(Exercise aim) Would you please write out the records below exactly as they appear?

-.-.-

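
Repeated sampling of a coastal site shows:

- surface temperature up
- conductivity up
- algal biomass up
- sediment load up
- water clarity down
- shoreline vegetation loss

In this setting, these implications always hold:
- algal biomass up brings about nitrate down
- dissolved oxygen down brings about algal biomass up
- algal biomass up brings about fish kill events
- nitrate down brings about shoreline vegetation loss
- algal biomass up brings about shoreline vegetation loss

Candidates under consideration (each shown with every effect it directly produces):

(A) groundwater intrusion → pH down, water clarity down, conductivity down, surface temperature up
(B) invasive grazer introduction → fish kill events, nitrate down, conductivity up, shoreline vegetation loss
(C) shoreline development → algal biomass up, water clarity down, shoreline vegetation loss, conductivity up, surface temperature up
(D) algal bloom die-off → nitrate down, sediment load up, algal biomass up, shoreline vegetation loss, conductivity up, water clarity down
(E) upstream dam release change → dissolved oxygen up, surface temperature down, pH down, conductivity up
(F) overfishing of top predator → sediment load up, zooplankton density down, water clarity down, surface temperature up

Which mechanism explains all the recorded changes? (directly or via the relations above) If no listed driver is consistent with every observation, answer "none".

Checking each candidate against the observations:
(A) groundwater intrusion — fails on conductivity up, algal biomass up, sediment load up, shoreline vegetation loss (predicts conductivity down, not conductivity up)
(B) invasive grazer introduction — does not account for surface temperature up, algal biomass up, sediment load up, water clarity down
(C) shoreline development — surface temperature up +; conductivity up +; algal biomass up +; sediment load up -; water clarity down +; shoreline vegetation loss +
(D) algal bloom die-off — surface temperature up -; conductivity up +; algal biomass up +; sediment load up +; water clarity down +; shoreline vegetation loss +
(E) upstream dam release change — fails on surface temperature up, algal biomass up, sediment load up, water clarity down, shoreline vegetation loss (predicts surface temperature down, not surface temperature up)
(F) overfishing of top predator — surface temperature up +; conductivity up -; algal biomass up -; sediment load up +; water clarity down +; shoreline vegetation loss -
Every candidate fails on at least one observation.

none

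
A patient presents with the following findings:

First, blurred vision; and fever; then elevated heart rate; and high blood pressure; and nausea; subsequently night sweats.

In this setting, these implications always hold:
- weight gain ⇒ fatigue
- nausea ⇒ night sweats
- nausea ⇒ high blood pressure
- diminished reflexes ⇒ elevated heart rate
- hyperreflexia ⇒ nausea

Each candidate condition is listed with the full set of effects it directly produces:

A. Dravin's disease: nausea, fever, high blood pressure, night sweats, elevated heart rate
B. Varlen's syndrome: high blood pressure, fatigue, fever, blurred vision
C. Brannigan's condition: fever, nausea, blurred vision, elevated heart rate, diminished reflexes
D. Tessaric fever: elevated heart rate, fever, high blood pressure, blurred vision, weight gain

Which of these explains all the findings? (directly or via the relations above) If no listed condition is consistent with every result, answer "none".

For each candidate, compare predicted effects to what was observed:
(A) Dravin's disease — does not account for blurred vision
(B) Varlen's syndrome — does not account for elevated heart rate, nausea, night sweats
(C) Brannigan's condition — accounts for every observation (high blood pressure through nausea → high blood pressure)
(D) Tessaric fever — blurred vision ✓; fever ✓; elevated heart rate ✓; high blood pressure ✓; nausea ✗; night sweats ✗
(C) alone accounts for all the evidence.

C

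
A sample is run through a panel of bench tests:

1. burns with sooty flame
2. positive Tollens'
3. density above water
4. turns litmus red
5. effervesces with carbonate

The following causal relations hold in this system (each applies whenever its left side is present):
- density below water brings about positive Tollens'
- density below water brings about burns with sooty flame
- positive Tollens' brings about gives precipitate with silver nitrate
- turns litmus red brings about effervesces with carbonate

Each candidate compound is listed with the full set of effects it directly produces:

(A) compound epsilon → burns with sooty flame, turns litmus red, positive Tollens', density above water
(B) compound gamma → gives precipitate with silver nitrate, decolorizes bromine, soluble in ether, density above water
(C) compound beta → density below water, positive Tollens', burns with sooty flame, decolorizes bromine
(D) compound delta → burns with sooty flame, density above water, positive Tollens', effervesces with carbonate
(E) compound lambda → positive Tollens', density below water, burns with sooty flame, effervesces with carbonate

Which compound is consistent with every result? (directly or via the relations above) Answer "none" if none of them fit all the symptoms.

For each candidate, compare predicted effects to what was observed:
(A) compound epsilon — burns with sooty flame match; positive Tollens' match; density above water match; turns litmus red match; effervesces with carbonate match (via turns litmus red → effervesces with carbonate)
(B) compound gamma — burns with sooty flame miss; positive Tollens' miss; density above water match; turns litmus red miss; effervesces with carbonate miss
(C) compound beta — burns with sooty flame match; positive Tollens' match; density above water miss; turns litmus red miss; effervesces with carbonate miss
(D) compound delta — does not account for turns litmus red
(E) compound lambda — burns with sooty flame match; positive Tollens' match; density above water miss; turns litmus red miss; effervesces with carbonate match
Only (A) is consistent with every observation.

A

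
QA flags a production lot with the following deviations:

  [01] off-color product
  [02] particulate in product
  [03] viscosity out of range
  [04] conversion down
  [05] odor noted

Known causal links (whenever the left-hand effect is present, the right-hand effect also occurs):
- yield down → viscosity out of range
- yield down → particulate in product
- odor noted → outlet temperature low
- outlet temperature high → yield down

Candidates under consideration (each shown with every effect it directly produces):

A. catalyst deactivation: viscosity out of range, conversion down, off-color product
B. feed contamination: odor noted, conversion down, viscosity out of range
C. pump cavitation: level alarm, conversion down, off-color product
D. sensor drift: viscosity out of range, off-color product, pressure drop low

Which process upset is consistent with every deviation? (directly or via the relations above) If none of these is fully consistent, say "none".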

-.-.-

(Answer)
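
Repeated sampling of a coastal site shows:

- surface temperature up
- conductivity up
- algal biomass up
- sediment load up
- water clarity down
- shoreline vegetation loss

In this setting, these implications always hold:
- algal biomass up brings about nitrate down
- dissolved oxygen down brings about algal biomass up
- algal biomass up brings about fish kill events
- nitrate down brings about shoreline vegetation loss
- algal biomass up brings about shoreline vegetation loss

Candidates under consideration (each shown with every effect it directly produces):

(A) groundwater intrusion → pH down, water clarity down, conductivity down, surface temperature up
(B) invasive grazer introduction → fish kill events, nitrate down, conductivity up, shoreline vegetation loss
(C) shoreline development → algal biomass up, water clarity down, shoreline vegetation loss, conductivity up, surface temperature up
(D) algal bloom die-off → nitrate down, sediment load up, algal biomass up, shoreline vegetation loss, conductivity up, water clarity down
(E) upstream dam release change → dissolved oxygen up, surface temperature down, pH down, conductivity up
(F) overfishing of top predator → sediment load up, zooplankton density down, water clarity down, surface temperature up

Which mechanism explains all the recorded changes? (directly or via the relations above) If no listed driver is consistent with every observation, answer "none".

Checking each candidate against the observations:
(A) groundwater intrusion — fails on conductivity up, algal biomass up, sediment load up, shoreline vegetation loss (predicts conductivity down, not conductivity up)
(B) invasive grazer introduction — does not account for surface temperature up, algal biomass up, sediment load up, water clarity down
(C) shoreline development — surface temperature up +; conductivity up +; algal biomass up +; sediment load up -; water clarity down +; shoreline vegetation loss +
(D) algal bloom die-off — surface temperature up -; conductivity up +; algal biomass up +; sediment load up +; water clarity down +; shoreline vegetation loss +
(E) upstream dam release change — fails on surface temperature up, algal biomass up, sediment load up, water clarity down, shoreline vegetation loss (predicts surface temperature down, not surface temperature up)
(F) overfishing of top predator — surface temperature up +; conductivity up -; algal biomass up -; sediment load up +; water clarity down +; shoreline vegetation loss -
Every candidate fails on at least one observation.

none

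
A patient presents with the following findings:

First, blurred vision; and fever; then elevated heart rate; and high blood pressure; and nausea; subsequently night sweats.

In this setting, these implications always hold:
- weight gain ⇒ fatigue
- nausea ⇒ night sweats
- nausea ⇒ high blood pressure
- diminished reflexes ⇒ elevated heart rate
- hyperreflexia ⇒ nausea

Each candidate condition is listed with the full set of effects it directly produces:

A. Dravin's disease: nausea, fever, high blood pressure, night sweats, elevated heart rate
B. Varlen's syndrome: high blood pressure, fatigue, fever, blurred vision
C. Brannigan's condition: fever, nausea, blurred vision, elevated heart rate, diminished reflexes
D. Tessaric fever: elevated heart rate, fever, high blood pressure, blurred vision, weight gain

Which of these explains all the findings? (directly or via the relations above) If no listed condition is consistent with every result, answer "none".

For each candidate, compare predicted effects to what was observed:
(A) Dravin's disease — does not account for blurred vision
(B) Varlen's syndrome — does not account for elevated heart rate, nausea, night sweats
(C) Brannigan's condition — accounts for every observation (high blood pressure through nausea → high blood pressure)
(D) Tessaric fever — blurred vision ✓; fever ✓; elevated heart rate ✓; high blood pressure ✓; nausea ✗; night sweats ✗
(C) alone accounts for all the evidence.

C

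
A sample is run through a panel of bench tests:

1. burns with sooty flame
2. positive Tollens'
3. density above water
4. turns litmus red
5. effervesces with carbonate

The following causal relations hold in this system (each applies whenever its left side is present):
- density below water brings about positive Tollens'
- density below water brings about burns with sooty flame
- positive Tollens' brings about gives precipitate with silver nitrate
- turns litmus red brings about effervesces with carbonate

Each candidate compound is listed with the full set of effects it directly produces:

(A) compound epsilon → burns with sooty flame, turns litmus red, positive Tollens', density above water
(B) compound gamma → gives precipitate with silver nitrate, decolorizes bromine, soluble in ether, density above water
(C) compound beta → density below water, positive Tollens', burns with sooty flame, decolorizes bromine
(D) compound delta → burns with sooty flame, density above water, positive Tollens', effervesces with carbonate
(E) compound lambda → positive Tollens', density below water, burns with sooty flame, effervesces with carbonate

Which compound is consistent with every result? (directly or via the relations above) Answer "none" if none of them fit all the symptoms.

For each candidate, compare predicted effects to what was observed:
(A) compound epsilon — burns with sooty flame match; positive Tollens' match; density above water match; turns litmus red match; effervesces with carbonate match (via turns litmus red → effervesces with carbonate)
(B) compound gamma — burns with sooty flame miss; positive Tollens' miss; density above water match; turns litmus red miss; effervesces with carbonate miss
(C) compound beta — burns with sooty flame match; positive Tollens' match; density above water miss; turns litmus red miss; effervesces with carbonate miss
(D) compound delta — does not account for turns litmus red
(E) compound lambda — burns with sooty flame match; positive Tollens' match; density above water miss; turns litmus red miss; effervesces with carbonate match
Only (A) is consistent with every observation.

A

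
QA flags a production lot with the following deviations:

  [01] off-color product
  [02] particulate in product
  [03] viscosity out of range
  [04] conversion down
  [05] odor noted

Known causal links (whenever the left-hand effect is present, the right-hand effect also occurs):
- yield down → viscosity out of range
- yield down → particulate in product
- odor noted → outlet temperature low
- outlet temperature high → yield down

Candidates under consideration (each shown with every effect it directly produces):

A. catalyst deactivation: viscosity out of range, conversion down, off-color product
B. feed contamination: odor noted, conversion down, viscosity out of range
C. pump cavitation: level alarm, conversion down, off-color product
D. sensor drift: viscosity out of range, off-color product, pressure drop low

Which process upset is consistent with every deviation? (directly or via the relations above) If none of these is fully consistent, say "none".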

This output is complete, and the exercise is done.